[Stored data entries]

>>>>>

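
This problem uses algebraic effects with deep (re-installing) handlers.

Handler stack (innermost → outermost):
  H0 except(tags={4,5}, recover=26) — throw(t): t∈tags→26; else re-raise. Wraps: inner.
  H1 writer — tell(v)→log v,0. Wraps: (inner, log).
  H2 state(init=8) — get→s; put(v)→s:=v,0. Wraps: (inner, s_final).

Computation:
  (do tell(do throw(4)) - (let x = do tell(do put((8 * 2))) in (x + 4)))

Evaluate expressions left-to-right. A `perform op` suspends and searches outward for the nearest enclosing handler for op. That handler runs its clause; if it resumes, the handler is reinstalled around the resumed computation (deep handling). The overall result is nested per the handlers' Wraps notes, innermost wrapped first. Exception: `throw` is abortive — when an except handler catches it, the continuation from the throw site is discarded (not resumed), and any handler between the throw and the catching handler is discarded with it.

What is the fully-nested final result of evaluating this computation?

Answer: ((26, ()), 8)

Working:
throw(4) @ H0 caught ⇒ 26
H1 returns (26, ())
H2 returns ((26, ()), 8)
= ((26, ()), 8)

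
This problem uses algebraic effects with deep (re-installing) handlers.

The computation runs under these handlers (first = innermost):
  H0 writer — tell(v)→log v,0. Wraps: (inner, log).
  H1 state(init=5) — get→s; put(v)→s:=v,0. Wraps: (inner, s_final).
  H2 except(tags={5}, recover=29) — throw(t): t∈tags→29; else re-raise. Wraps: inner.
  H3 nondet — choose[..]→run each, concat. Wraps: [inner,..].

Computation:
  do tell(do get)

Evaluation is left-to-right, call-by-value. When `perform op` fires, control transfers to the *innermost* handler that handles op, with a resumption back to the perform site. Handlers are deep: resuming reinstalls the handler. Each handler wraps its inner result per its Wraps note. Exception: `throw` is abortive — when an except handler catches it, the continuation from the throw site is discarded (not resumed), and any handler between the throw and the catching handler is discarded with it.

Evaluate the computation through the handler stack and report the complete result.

Working:
get @ H1 ⇒ 5
tell(5) @ H0 ⇒ log+=5
H0 returns (0, (5))
H1 returns ((0, (5)), 5)
H2 returns ((0, (5)), 5)
H3 returns [((0, (5)), 5)]
= [((0, (5)), 5)]

Answer: [((0, (5)), 5)]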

<<<<<

TASK DESCRIPTION:
Write out only what runs from the line holding "Evaluate the computation" through the last line of the records, exactly as shown.

SOLUTION TO THE EXERCISE:
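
Evaluate the computation through the handler stack and report the complete result.

Working:
get @ H1 ⇒ 5
tell(5) @ H0 ⇒ log+=5
H0 returns (0, (5))
H1 returns ((0, (5)), 5)
H2 returns ((0, (5)), 5)
H3 returns [((0, (5)), 5)]
= [((0, (5)), 5)]

Answer: [((0, (5)), 5)]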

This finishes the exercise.